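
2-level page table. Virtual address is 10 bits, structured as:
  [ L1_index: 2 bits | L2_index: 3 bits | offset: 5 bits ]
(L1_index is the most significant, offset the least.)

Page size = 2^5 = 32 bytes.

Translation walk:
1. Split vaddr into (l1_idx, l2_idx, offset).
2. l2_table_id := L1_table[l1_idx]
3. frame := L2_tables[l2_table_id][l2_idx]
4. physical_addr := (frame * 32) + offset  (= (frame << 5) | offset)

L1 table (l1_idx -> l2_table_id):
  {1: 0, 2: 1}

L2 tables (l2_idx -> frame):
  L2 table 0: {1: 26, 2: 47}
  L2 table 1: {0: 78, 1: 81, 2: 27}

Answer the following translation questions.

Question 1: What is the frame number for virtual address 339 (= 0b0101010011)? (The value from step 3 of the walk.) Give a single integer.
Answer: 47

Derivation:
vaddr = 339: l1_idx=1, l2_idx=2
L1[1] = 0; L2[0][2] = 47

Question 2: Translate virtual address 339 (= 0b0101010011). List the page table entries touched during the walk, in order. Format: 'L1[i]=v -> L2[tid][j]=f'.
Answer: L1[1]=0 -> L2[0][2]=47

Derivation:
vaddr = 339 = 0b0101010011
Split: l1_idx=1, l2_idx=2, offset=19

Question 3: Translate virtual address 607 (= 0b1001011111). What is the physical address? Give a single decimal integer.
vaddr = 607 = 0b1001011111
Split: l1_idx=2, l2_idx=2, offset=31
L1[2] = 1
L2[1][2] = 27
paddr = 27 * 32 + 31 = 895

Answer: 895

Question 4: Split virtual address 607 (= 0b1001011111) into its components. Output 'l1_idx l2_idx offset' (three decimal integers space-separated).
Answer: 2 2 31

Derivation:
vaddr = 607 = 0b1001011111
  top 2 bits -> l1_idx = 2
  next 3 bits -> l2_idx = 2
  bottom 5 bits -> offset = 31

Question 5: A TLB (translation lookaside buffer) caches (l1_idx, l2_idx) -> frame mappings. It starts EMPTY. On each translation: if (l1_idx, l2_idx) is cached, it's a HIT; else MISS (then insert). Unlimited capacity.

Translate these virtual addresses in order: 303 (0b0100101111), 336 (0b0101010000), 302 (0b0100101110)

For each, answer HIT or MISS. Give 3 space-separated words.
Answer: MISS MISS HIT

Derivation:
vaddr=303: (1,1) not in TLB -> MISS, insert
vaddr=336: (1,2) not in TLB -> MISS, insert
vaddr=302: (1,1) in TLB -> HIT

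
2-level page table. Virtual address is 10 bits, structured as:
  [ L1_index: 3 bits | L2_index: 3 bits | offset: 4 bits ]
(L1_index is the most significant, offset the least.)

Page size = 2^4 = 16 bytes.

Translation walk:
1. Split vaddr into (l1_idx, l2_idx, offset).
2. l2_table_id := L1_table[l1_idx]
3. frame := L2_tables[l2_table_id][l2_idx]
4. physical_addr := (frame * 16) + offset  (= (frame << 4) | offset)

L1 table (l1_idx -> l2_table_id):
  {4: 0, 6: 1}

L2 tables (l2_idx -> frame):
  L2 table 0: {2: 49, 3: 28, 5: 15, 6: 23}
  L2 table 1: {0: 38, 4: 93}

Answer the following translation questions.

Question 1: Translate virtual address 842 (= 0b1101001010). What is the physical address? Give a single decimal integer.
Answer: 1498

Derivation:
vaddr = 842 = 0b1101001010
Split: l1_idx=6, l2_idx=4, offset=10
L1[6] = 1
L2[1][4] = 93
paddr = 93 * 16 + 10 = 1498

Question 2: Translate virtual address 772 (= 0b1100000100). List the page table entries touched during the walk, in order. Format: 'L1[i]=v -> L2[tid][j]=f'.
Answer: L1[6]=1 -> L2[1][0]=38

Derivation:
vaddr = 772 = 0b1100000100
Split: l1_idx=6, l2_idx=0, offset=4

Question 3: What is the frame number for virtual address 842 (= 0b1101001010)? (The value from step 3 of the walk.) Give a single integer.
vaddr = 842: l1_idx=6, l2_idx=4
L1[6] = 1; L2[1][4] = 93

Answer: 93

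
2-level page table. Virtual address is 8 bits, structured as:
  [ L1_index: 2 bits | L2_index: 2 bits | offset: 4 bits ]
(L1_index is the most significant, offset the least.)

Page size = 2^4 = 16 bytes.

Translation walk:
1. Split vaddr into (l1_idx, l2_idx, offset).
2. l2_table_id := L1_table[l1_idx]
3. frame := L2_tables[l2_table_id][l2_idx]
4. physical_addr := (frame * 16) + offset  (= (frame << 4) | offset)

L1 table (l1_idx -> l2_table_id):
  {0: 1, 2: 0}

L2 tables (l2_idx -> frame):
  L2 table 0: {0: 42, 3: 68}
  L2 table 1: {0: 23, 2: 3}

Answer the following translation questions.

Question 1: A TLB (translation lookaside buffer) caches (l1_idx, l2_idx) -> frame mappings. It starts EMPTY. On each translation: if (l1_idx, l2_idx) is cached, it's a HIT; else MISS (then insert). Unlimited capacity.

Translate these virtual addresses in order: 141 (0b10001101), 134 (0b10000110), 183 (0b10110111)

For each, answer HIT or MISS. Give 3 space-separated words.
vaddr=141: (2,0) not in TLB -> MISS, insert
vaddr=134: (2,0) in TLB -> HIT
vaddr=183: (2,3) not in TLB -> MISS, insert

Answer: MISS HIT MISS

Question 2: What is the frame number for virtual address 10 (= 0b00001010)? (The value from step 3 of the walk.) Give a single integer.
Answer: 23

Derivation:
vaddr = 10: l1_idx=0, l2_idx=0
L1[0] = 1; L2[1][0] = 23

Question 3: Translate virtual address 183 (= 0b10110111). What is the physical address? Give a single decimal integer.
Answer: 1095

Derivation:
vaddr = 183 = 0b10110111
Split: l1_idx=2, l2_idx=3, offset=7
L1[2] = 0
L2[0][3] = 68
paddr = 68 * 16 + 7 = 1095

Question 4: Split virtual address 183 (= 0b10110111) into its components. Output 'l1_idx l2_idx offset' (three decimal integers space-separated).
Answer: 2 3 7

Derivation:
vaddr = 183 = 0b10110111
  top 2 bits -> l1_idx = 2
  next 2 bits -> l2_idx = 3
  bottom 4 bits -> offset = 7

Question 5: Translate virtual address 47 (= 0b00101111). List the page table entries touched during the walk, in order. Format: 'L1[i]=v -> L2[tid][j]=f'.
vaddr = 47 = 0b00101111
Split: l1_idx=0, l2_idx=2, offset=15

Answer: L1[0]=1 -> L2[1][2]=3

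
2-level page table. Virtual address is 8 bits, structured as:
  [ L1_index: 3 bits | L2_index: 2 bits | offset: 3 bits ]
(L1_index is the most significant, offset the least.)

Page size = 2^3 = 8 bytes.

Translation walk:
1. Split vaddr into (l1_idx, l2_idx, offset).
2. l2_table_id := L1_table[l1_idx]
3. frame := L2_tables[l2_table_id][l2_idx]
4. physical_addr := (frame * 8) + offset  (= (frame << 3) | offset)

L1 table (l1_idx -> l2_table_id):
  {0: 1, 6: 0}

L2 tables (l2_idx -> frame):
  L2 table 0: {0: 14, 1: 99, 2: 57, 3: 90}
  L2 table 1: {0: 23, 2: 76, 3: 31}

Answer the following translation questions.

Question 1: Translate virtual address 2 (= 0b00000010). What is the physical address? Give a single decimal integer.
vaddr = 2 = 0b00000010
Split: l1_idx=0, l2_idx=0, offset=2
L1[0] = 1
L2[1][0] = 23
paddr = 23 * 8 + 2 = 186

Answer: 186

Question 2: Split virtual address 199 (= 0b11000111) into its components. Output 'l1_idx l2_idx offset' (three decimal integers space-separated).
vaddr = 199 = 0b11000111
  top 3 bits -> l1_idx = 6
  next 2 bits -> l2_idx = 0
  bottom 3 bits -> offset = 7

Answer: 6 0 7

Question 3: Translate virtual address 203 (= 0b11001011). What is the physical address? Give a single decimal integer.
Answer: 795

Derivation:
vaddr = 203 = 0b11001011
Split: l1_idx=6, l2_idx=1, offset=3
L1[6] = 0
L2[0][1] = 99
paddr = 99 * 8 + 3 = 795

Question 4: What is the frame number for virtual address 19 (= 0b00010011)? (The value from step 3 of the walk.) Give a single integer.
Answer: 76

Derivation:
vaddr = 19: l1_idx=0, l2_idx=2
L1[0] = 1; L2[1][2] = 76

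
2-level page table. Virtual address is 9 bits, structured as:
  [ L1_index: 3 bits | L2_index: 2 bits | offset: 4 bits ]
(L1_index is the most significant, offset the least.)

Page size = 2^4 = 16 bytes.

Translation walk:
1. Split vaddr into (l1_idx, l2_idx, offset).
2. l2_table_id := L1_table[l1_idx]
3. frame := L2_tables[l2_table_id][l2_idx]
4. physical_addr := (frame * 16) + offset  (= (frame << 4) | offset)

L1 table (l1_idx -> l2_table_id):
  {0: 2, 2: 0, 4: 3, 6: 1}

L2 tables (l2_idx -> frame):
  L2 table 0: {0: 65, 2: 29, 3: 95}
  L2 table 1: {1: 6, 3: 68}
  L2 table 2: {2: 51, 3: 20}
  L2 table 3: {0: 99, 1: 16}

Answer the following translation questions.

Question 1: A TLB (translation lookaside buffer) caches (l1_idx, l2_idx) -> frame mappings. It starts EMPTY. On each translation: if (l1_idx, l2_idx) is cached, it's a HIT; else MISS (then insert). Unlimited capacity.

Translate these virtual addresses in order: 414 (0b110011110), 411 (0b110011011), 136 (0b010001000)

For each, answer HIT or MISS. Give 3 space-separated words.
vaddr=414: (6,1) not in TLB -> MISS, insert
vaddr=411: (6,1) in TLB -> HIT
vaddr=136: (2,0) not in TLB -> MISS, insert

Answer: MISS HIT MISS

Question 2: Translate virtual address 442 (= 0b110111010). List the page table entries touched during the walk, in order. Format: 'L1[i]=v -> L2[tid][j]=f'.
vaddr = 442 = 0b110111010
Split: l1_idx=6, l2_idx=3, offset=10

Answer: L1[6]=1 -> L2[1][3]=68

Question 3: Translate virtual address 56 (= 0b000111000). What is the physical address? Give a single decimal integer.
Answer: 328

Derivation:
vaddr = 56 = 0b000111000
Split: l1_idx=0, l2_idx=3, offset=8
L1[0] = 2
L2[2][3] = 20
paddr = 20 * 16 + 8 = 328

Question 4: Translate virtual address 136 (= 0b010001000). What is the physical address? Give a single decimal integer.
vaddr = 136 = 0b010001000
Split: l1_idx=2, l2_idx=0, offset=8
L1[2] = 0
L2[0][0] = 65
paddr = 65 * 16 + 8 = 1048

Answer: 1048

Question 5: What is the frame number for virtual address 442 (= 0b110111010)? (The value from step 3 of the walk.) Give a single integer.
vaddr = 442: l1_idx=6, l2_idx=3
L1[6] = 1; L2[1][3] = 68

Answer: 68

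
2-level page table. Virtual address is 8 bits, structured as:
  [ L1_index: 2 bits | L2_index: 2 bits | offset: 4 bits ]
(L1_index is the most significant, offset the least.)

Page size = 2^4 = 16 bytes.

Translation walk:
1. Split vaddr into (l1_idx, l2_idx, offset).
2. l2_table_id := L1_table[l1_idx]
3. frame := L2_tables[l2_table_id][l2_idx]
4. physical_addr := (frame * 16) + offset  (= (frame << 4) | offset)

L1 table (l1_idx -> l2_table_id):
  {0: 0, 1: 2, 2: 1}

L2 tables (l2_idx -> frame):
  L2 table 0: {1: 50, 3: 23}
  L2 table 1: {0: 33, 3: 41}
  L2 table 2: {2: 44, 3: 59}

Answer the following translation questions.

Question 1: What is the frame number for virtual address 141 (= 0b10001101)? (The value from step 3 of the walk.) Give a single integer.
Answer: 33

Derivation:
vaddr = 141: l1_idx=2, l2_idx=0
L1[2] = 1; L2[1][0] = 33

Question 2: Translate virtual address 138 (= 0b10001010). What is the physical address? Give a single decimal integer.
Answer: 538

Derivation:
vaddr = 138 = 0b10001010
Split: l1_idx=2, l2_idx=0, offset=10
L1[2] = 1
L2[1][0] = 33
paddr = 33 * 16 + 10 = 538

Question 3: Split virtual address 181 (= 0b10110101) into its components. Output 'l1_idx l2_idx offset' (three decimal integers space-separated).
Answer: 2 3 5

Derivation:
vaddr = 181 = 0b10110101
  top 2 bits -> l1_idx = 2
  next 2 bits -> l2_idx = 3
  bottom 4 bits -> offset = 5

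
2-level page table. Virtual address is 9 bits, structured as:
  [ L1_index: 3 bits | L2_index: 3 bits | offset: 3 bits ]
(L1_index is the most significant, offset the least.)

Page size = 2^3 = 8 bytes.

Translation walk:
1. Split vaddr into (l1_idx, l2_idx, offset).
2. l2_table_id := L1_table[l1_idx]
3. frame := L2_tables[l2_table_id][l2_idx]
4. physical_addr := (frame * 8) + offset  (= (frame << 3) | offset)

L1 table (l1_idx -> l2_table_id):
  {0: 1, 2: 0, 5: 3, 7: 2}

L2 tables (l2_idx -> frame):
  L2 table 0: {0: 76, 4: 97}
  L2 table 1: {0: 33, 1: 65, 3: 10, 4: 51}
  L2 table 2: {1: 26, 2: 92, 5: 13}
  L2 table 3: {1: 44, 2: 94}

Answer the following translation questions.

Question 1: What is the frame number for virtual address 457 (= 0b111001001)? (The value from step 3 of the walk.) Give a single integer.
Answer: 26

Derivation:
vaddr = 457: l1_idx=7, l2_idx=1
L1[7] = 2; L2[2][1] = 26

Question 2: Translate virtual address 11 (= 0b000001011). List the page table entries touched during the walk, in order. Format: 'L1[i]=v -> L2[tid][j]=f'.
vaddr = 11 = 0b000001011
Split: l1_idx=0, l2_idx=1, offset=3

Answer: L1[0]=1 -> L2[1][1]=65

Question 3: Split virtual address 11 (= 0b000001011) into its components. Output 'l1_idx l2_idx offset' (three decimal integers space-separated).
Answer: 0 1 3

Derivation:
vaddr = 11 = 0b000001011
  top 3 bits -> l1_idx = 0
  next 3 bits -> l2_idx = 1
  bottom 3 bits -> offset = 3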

++++++++++

◆ **TASK OBJECTIVE**
Reproduce verbatim only this range: the first line of the material through the line that contains "Translate these virtual addresses in order: 303", inclusive.

◆ **OUTPUT BELOW**
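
2-level page table. Virtual address is 10 bits, structured as:
  [ L1_index: 2 bits | L2_index: 3 bits | offset: 5 bits ]
(L1_index is the most significant, offset the least.)

Page size = 2^5 = 32 bytes.

Translation walk:
1. Split vaddr into (l1_idx, l2_idx, offset).
2. l2_table_id := L1_table[l1_idx]
3. frame := L2_tables[l2_table_id][l2_idx]
4. physical_addr := (frame * 32) + offset  (= (frame << 5) | offset)

L1 table (l1_idx -> l2_table_id):
  {1: 0, 2: 1}

L2 tables (l2_idx -> frame):
  L2 table 0: {1: 26, 2: 47}
  L2 table 1: {0: 78, 1: 81, 2: 27}

Answer the following translation questions.

Question 1: What is the frame number for virtual address 339 (= 0b0101010011)? (The value from step 3 of the walk.) Give a single integer.
Answer: 47

Derivation:
vaddr = 339: l1_idx=1, l2_idx=2
L1[1] = 0; L2[0][2] = 47

Question 2: Translate virtual address 339 (= 0b0101010011). List the page table entries touched during the walk, in order. Format: 'L1[i]=v -> L2[tid][j]=f'.
Answer: L1[1]=0 -> L2[0][2]=47

Derivation:
vaddr = 339 = 0b0101010011
Split: l1_idx=1, l2_idx=2, offset=19

Question 3: Translate virtual address 607 (= 0b1001011111). What is the physical address? Give a single decimal integer.
vaddr = 607 = 0b1001011111
Split: l1_idx=2, l2_idx=2, offset=31
L1[2] = 1
L2[1][2] = 27
paddr = 27 * 32 + 31 = 895

Answer: 895

Question 4: Split virtual address 607 (= 0b1001011111) into its components. Output 'l1_idx l2_idx offset' (three decimal integers space-separated).
Answer: 2 2 31

Derivation:
vaddr = 607 = 0b1001011111
  top 2 bits -> l1_idx = 2
  next 3 bits -> l2_idx = 2
  bottom 5 bits -> offset = 31

Question 5: A TLB (translation lookaside buffer) caches (l1_idx, l2_idx) -> frame mappings. It starts EMPTY. On each translation: if (l1_idx, l2_idx) is cached, it's a HIT; else MISS (then insert). Unlimited capacity.

Translate these virtual addresses in order: 303 (0b0100101111), 336 (0b0101010000), 302 (0b0100101110)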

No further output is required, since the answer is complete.